WHAT YOU SHOULD DO> Even where a record seems odd, copy it exactly as it appears below.

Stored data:
★ ★ ★ ★

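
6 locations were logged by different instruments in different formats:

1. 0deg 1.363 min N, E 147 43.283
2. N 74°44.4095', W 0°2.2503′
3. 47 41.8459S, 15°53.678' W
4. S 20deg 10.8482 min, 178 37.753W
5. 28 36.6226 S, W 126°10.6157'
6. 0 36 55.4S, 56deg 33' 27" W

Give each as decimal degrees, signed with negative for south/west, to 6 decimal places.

1. 0.022717, 147.721383
2. 74.740158, -0.037505
3. -47.697432, -15.894633
4. -20.180803, -178.629217
5. -28.610377, -126.176928
6. -0.615389, -56.557500

Point 1:
  φ: 0 + 1.363/60 = 0.0227167
  N ⇒ keep positive
  λ: 43.283′ = 0.721383°; total 147.7213833
  E → positive
Point 2:
  Latitude: 74 + 44.4095/60 = 74.7401583
  N ⇒ keep positive
  λ: 0 + 2.2503/60 = 0.0375050
  W → negative
Point 3:
  Lat: 41.8459′ = 0.697432°; total 47.6974317
  hemisphere S, so the sign is −
  Lon: 15 + 53.678/60 = 15.8946333
  W ⇒ negate
Point 4:
  φ: 10.8482′ = 0.180803°; total 20.1808033
  S → negative
  Lon: 178 + 37.753/60 = 178.6292167
  W ⇒ negate
Point 5:
  Latitude: 28 + 36.6226/60 = 28.6103767
  hemisphere S, so the sign is −
  Lon: 10.6157′ = 0.176928°; total 126.1769283
  W → negative
Point 6:
  Lat: 0° + 36/60 + 55.4/3600 = 0 + 0.600000 + 0.015389 = 0.6153889
  S ⇒ negate
  Longitude: 56 + 33/60 + 27/3600 = 56.5575000
  W ⇒ negate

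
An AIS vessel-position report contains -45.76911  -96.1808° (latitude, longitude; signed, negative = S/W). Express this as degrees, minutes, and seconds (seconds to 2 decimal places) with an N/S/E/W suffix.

Latitude is negative → S; |value| = 45.769110
Latitude: whole degrees 45; 46.14660′ → 46′ and 8.7960″
Longitude is negative → W; |value| = 96.180800
Longitude: whole degrees 96; 10.84800′ → 10′ and 50.8800″

45°46′8.80″ S, 96°10′50.88″ W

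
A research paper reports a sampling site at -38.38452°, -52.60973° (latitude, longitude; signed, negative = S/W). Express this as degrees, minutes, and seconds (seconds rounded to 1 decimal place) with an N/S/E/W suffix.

Latitude is negative → S; |value| = 38.384520
Lat: 0.384520° → 23.07120′; 0.07120 × 60 = 4.272″
Longitude is negative → W; |value| = 52.609730
Longitude: whole degrees 52; 36.58380′ → 36′ and 35.028″

38°23′4.3″ S, 52°36′35.0″ W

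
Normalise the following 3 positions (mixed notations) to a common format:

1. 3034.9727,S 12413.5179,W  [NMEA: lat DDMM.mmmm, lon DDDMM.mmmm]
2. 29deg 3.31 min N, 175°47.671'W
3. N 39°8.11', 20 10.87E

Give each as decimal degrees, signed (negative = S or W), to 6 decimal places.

Point 1:
  φ: degrees = first 2 digits = 30, minutes = 34.9727; 30 + 34.9727/60 = 30.5828783
  S ⇒ negate
  Longitude: degrees = first 3 digits = 124, minutes = 13.5179; 124 + 13.5179/60 = 124.2252983
  hemisphere W, so the sign is −
Point 2:
  φ: 29 + 3.31/60 = 29.0551667
  N ⇒ keep positive
  Lon: 175 + 47.671/60 = 175.7945167
  W ⇒ negate
Point 3:
  Latitude: 39 + 8.11/60 = 39.1351667
  N → positive
  Longitude: 20 + 10.87/60 = 20.1811667
  E ⇒ keep positive

1. -30.582878, -124.225298
2. 29.055167, -175.794517
3. 39.135167, 20.181167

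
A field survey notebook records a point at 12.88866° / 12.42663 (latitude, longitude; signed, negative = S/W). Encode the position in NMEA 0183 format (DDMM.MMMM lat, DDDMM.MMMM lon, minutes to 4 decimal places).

φ: fractional part 0.888660 → 53.319600 minutes
λ: 12° + 0.426630 × 60 = 12° 25.597800′

1253.3196,N / 01225.5978,E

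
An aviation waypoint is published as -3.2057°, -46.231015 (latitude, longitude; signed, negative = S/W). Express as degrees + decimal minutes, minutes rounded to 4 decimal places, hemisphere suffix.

3° 12.3420′ S, 46° 13.8609′ W

Latitude is negative → S; |value| = 3.205700
Lat: 3° + 0.205700 × 60 = 3° 12.342000′
Longitude is negative → W; |value| = 46.231015
Lon: fractional part 0.231015 → 13.860900 minutes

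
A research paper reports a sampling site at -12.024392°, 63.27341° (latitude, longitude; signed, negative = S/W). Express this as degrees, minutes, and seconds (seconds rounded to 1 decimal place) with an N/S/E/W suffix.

Latitude is negative → S; |value| = 12.024392
Latitude: 0.024392° → 1.46352′; 0.46352 × 60 = 27.811″
λ: 0.273410° → 16.40460′; 0.40460 × 60 = 24.276″

12°01′27.8″ S, 63°16′24.3″ E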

★ ★ ★ ★

WRITTEN ANSWER>
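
6 locations were logged by different instruments in different formats:

1. 0deg 1.363 min N, E 147 43.283
2. N 74°44.4095', W 0°2.2503′
3. 47 41.8459S, 15°53.678' W
4. S 20deg 10.8482 min, 178 37.753W
5. 28 36.6226 S, W 126°10.6157'
6. 0 36 55.4S, 56deg 33' 27" W

Give each as decimal degrees, signed with negative for south/west, to 6 decimal places.

1. 0.022717, 147.721383
2. 74.740158, -0.037505
3. -47.697432, -15.894633
4. -20.180803, -178.629217
5. -28.610377, -126.176928
6. -0.615389, -56.557500

Point 1:
  φ: 0 + 1.363/60 = 0.0227167
  N ⇒ keep positive
  λ: 43.283′ = 0.721383°; total 147.7213833
  E → positive
Point 2:
  Latitude: 74 + 44.4095/60 = 74.7401583
  N ⇒ keep positive
  λ: 0 + 2.2503/60 = 0.0375050
  W → negative
Point 3:
  Lat: 41.8459′ = 0.697432°; total 47.6974317
  hemisphere S, so the sign is −
  Lon: 15 + 53.678/60 = 15.8946333
  W ⇒ negate
Point 4:
  φ: 10.8482′ = 0.180803°; total 20.1808033
  S → negative
  Lon: 178 + 37.753/60 = 178.6292167
  W ⇒ negate
Point 5:
  Latitude: 28 + 36.6226/60 = 28.6103767
  hemisphere S, so the sign is −
  Lon: 10.6157′ = 0.176928°; total 126.1769283
  W → negative
Point 6:
  Lat: 0° + 36/60 + 55.4/3600 = 0 + 0.600000 + 0.015389 = 0.6153889
  S ⇒ negate
  Longitude: 56 + 33/60 + 27/3600 = 56.5575000
  W ⇒ negate

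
An AIS vessel-position report contains -45.76911  -96.1808° (latitude, longitude; signed, negative = S/W). Express this as degrees, minutes, and seconds (seconds to 2 decimal places) with an N/S/E/W suffix.

Latitude is negative → S; |value| = 45.769110
Latitude: whole degrees 45; 46.14660′ → 46′ and 8.7960″
Longitude is negative → W; |value| = 96.180800
Longitude: whole degrees 96; 10.84800′ → 10′ and 50.8800″

45°46′8.80″ S, 96°10′50.88″ W

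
A research paper reports a sampling site at -38.38452°, -52.60973° (latitude, longitude; signed, negative = S/W). Express this as degrees, minutes, and seconds (seconds rounded to 1 decimal place) with an N/S/E/W suffix.

Latitude is negative → S; |value| = 38.384520
Lat: 0.384520° → 23.07120′; 0.07120 × 60 = 4.272″
Longitude is negative → W; |value| = 52.609730
Longitude: whole degrees 52; 36.58380′ → 36′ and 35.028″

38°23′4.3″ S, 52°36′35.0″ W

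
Normalise the following 3 positions (mixed notations) to a common format:

1. 3034.9727,S 12413.5179,W  [NMEA: lat DDMM.mmmm, lon DDDMM.mmmm]
2. 29deg 3.31 min N, 175°47.671'W
3. N 39°8.11', 20 10.87E

Give each as decimal degrees, signed (negative = S or W), to 6 decimal places.

Point 1:
  φ: degrees = first 2 digits = 30, minutes = 34.9727; 30 + 34.9727/60 = 30.5828783
  S ⇒ negate
  Longitude: degrees = first 3 digits = 124, minutes = 13.5179; 124 + 13.5179/60 = 124.2252983
  hemisphere W, so the sign is −
Point 2:
  φ: 29 + 3.31/60 = 29.0551667
  N ⇒ keep positive
  Lon: 175 + 47.671/60 = 175.7945167
  W ⇒ negate
Point 3:
  Latitude: 39 + 8.11/60 = 39.1351667
  N → positive
  Longitude: 20 + 10.87/60 = 20.1811667
  E ⇒ keep positive

1. -30.582878, -124.225298
2. 29.055167, -175.794517
3. 39.135167, 20.181167

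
A field survey notebook records a point at 12.88866° / 12.42663 (latitude, longitude; signed, negative = S/W). Encode the position in NMEA 0183 format (DDMM.MMMM lat, DDDMM.MMMM lon, minutes to 4 decimal places).

φ: fractional part 0.888660 → 53.319600 minutes
λ: 12° + 0.426630 × 60 = 12° 25.597800′

1253.3196,N / 01225.5978,E

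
An aviation waypoint is published as -3.2057°, -46.231015 (latitude, longitude; signed, negative = S/W). Express as degrees + decimal minutes, minutes rounded to 4 decimal places, hemisphere suffix.

3° 12.3420′ S, 46° 13.8609′ W

Latitude is negative → S; |value| = 3.205700
Lat: 3° + 0.205700 × 60 = 3° 12.342000′
Longitude is negative → W; |value| = 46.231015
Lon: fractional part 0.231015 → 13.860900 minutes

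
A research paper reports a sampling site at -12.024392°, 63.27341° (latitude, longitude; signed, negative = S/W). Express this as degrees, minutes, and seconds (seconds rounded to 1 decimal place) with an N/S/E/W suffix.

Latitude is negative → S; |value| = 12.024392
Latitude: 0.024392° → 1.46352′; 0.46352 × 60 = 27.811″
λ: 0.273410° → 16.40460′; 0.40460 × 60 = 24.276″

12°01′27.8″ S, 63°16′24.3″ E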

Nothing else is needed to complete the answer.